WHAT YOU SHOULD DO: From the data below, set down exactly the lines between the one holding "Suppose an economy" and the one holding "Assume the technical", inclusive, and no others.

EXERCISE DATA:
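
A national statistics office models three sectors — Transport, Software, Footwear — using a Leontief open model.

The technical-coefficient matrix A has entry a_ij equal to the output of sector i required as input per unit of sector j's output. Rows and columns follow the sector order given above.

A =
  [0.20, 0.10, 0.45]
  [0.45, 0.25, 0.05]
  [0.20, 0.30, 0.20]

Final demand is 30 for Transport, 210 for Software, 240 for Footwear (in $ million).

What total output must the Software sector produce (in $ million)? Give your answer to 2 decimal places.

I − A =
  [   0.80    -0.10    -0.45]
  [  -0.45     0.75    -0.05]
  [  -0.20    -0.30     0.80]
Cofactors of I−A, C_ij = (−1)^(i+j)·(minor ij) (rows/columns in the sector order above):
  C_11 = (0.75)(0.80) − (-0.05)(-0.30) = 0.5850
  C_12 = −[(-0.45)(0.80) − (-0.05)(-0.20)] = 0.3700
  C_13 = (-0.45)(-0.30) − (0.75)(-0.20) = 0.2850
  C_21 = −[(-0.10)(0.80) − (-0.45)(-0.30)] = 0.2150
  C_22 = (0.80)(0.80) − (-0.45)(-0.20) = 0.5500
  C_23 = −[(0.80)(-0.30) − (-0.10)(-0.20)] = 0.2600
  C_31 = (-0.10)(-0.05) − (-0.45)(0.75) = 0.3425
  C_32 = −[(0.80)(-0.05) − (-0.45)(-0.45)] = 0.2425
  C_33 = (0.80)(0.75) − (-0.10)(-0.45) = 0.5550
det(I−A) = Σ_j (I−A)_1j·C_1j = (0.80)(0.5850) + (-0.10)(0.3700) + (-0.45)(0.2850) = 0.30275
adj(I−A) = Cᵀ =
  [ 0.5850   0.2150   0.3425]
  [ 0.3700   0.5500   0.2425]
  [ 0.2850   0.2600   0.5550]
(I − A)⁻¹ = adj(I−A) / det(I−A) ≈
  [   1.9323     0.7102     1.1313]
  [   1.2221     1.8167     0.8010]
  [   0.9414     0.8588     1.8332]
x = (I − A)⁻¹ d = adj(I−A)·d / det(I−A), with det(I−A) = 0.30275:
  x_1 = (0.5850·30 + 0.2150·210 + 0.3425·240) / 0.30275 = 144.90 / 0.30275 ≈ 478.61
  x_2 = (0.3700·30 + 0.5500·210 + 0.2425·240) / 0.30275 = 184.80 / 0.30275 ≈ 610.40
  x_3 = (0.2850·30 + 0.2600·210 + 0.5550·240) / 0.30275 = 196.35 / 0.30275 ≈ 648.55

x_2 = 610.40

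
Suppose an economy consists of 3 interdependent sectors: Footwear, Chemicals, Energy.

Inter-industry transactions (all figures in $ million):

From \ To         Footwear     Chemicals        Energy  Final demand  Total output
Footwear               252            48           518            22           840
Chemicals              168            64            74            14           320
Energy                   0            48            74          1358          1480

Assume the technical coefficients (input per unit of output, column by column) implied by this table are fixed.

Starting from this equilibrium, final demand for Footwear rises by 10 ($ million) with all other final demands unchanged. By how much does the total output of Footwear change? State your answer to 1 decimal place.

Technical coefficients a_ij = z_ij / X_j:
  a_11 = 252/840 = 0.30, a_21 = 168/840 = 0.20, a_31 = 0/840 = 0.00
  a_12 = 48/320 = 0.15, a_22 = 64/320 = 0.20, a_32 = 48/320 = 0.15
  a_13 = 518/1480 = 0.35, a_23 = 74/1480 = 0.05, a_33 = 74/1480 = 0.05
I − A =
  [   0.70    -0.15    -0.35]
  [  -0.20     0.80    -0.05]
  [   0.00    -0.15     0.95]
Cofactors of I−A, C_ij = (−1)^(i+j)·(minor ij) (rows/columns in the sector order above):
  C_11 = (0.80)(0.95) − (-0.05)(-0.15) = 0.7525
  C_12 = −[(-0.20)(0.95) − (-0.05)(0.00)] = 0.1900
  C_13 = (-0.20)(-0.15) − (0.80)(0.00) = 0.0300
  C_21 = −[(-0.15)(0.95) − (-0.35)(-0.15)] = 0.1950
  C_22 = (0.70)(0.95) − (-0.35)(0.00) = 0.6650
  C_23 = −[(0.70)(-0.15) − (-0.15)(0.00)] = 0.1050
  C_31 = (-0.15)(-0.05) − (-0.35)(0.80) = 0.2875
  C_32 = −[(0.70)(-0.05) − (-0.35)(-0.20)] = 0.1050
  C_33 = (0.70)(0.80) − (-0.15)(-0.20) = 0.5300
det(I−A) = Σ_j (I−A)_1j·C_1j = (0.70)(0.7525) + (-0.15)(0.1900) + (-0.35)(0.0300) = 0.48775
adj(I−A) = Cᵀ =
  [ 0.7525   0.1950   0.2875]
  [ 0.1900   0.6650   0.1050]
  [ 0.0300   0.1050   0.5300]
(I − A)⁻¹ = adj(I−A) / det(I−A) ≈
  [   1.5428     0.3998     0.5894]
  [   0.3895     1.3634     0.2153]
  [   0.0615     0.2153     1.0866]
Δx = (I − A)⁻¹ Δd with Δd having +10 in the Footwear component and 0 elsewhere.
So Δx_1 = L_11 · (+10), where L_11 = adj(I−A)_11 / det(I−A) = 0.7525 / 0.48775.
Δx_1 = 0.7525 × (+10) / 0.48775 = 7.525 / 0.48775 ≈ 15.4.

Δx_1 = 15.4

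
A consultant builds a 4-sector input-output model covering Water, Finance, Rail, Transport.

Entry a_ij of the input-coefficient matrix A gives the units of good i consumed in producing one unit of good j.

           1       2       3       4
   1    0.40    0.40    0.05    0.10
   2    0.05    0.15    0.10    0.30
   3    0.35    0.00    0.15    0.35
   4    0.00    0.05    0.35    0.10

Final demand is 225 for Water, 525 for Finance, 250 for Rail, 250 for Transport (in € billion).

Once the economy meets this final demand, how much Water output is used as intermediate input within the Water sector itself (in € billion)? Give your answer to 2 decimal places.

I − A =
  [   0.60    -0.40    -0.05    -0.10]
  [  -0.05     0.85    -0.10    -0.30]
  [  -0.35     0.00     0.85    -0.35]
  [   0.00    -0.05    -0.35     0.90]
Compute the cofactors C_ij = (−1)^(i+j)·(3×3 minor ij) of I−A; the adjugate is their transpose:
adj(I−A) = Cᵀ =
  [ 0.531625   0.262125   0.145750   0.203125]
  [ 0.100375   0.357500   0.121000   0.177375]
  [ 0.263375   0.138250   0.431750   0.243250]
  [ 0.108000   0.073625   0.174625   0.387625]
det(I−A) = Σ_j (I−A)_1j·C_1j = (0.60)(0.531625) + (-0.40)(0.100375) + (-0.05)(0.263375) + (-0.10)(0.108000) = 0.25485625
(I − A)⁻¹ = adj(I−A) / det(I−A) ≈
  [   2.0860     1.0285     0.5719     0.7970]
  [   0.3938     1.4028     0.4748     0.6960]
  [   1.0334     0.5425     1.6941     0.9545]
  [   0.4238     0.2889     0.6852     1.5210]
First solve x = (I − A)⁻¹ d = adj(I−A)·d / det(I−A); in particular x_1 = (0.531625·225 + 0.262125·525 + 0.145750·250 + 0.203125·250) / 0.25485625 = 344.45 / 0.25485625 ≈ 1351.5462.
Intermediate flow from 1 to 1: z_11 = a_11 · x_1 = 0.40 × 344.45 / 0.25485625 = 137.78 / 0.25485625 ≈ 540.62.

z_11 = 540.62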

WRITTEN ANSWER:
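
Suppose an economy consists of 3 interdependent sectors: Footwear, Chemicals, Energy.

Inter-industry transactions (all figures in $ million):

From \ To         Footwear     Chemicals        Energy  Final demand  Total output
Footwear               252            48           518            22           840
Chemicals              168            64            74            14           320
Energy                   0            48            74          1358          1480

Assume the technical coefficients (input per unit of output, column by column) implied by this table are fixed.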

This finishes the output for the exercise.